Please tally the lines below that contain the word "fitted" and reply with the total alone.

──────── Material for this exercise

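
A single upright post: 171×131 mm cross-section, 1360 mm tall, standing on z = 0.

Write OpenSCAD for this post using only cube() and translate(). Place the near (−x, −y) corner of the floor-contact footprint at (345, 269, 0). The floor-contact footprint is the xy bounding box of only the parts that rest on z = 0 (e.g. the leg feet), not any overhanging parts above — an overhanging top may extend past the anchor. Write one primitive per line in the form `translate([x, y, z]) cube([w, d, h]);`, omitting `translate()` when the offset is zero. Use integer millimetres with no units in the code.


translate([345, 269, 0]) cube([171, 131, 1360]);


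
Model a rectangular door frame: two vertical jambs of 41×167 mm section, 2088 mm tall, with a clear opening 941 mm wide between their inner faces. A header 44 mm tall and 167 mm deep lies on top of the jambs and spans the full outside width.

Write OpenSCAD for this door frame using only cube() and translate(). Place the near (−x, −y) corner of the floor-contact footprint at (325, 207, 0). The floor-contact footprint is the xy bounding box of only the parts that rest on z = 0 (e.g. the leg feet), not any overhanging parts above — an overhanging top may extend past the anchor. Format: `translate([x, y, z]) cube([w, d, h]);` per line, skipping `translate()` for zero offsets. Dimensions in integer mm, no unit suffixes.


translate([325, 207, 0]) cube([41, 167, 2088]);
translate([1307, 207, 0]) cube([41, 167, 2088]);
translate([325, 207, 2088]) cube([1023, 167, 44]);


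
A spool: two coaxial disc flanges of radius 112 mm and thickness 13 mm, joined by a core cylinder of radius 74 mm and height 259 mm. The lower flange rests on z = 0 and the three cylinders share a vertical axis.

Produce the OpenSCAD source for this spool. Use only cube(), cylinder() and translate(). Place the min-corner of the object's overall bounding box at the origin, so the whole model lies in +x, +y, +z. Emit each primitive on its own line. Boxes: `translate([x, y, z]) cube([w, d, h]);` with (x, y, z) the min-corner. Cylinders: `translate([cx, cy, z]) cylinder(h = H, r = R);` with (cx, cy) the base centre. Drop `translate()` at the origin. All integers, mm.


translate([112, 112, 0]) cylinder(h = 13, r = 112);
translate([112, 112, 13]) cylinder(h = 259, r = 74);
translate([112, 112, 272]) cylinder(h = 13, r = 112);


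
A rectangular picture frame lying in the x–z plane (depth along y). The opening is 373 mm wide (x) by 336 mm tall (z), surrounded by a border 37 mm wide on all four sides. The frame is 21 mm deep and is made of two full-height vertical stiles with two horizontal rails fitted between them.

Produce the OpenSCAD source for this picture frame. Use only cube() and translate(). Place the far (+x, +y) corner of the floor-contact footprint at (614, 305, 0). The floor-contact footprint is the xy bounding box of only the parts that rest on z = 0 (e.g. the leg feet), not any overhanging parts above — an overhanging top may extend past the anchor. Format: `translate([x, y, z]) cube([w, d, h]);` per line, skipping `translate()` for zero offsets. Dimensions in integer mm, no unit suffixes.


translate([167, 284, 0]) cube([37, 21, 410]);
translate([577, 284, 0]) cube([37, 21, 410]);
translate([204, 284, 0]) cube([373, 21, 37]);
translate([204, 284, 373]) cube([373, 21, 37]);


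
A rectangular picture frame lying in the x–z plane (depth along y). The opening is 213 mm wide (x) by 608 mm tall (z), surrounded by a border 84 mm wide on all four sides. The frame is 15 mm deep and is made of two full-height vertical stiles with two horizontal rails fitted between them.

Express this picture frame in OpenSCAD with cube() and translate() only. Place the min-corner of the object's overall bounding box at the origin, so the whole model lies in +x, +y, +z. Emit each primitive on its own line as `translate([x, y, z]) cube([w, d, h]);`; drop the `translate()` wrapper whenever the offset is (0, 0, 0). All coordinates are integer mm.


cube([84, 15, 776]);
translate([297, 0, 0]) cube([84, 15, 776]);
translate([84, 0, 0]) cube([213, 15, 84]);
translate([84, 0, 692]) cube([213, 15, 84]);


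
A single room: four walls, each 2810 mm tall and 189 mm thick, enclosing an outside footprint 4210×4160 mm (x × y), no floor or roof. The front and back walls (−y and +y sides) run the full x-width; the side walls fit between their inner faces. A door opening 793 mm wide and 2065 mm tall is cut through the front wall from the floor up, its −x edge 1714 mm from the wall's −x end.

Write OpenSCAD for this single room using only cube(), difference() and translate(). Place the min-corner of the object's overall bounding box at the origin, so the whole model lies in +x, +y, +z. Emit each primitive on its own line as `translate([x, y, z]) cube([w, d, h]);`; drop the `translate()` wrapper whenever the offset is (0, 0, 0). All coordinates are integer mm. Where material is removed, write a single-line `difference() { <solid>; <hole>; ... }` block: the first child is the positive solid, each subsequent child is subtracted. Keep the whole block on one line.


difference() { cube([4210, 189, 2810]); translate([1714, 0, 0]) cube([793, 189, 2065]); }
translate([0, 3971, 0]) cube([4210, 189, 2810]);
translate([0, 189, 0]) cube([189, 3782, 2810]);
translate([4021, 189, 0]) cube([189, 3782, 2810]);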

────────────────
──────── Material for this exercise

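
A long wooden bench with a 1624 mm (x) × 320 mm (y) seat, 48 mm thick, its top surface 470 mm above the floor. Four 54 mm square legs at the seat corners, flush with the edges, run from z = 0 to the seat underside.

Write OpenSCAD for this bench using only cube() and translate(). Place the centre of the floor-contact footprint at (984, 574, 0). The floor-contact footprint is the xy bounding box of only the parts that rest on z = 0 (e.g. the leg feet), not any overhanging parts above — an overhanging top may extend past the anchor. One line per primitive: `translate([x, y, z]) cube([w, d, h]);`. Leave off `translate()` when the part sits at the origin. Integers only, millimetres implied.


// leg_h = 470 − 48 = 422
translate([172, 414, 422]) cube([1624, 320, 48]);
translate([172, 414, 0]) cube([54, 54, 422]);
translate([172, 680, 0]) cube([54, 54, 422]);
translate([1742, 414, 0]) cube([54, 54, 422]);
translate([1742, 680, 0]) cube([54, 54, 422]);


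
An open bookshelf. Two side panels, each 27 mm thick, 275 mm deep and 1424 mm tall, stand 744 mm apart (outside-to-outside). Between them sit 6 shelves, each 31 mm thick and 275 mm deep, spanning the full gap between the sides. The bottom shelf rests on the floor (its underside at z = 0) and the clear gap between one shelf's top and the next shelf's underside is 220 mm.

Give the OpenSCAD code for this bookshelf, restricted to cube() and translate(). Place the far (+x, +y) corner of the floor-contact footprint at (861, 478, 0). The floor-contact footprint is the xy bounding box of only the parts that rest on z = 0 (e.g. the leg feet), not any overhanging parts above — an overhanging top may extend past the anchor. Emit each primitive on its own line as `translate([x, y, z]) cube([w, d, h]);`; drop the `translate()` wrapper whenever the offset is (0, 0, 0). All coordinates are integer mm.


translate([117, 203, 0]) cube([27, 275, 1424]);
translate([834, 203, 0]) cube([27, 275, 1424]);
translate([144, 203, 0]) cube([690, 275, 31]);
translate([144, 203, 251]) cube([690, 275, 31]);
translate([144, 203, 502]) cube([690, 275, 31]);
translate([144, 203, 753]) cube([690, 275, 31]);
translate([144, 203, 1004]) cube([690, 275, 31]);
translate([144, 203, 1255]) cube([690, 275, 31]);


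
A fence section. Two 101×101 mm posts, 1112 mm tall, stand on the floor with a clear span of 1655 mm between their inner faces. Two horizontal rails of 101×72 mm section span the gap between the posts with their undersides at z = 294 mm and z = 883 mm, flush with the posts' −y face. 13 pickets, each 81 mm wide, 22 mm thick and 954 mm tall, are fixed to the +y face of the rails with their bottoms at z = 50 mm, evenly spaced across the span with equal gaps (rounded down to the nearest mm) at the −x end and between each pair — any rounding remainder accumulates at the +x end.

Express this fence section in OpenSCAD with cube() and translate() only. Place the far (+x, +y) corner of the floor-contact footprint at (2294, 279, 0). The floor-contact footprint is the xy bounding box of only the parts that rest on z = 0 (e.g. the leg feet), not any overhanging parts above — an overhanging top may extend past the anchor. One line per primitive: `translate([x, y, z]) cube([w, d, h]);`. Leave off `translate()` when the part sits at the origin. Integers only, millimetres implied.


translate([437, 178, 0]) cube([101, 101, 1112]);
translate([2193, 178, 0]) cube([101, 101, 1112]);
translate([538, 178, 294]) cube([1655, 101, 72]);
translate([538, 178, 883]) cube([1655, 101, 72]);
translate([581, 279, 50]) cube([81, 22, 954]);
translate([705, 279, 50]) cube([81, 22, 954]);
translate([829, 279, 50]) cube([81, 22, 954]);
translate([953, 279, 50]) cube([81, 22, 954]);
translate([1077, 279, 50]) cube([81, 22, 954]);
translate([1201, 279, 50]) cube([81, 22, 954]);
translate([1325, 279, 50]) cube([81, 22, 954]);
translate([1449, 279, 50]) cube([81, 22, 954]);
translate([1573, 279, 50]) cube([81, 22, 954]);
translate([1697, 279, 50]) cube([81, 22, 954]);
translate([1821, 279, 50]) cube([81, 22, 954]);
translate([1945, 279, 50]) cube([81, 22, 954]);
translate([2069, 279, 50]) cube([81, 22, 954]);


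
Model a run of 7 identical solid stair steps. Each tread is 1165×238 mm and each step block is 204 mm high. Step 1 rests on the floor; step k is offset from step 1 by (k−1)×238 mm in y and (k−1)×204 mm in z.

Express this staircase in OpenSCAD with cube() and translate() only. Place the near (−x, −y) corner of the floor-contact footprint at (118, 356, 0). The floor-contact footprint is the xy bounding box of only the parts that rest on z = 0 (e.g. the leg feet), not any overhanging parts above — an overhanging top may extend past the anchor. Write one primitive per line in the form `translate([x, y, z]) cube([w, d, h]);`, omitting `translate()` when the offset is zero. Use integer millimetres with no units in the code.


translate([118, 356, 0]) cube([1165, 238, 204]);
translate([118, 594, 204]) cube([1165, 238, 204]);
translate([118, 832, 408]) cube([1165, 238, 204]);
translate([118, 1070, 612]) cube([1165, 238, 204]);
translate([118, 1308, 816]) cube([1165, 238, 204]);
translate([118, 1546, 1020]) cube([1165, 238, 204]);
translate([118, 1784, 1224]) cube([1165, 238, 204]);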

────────────────

Solution for this exercise: 2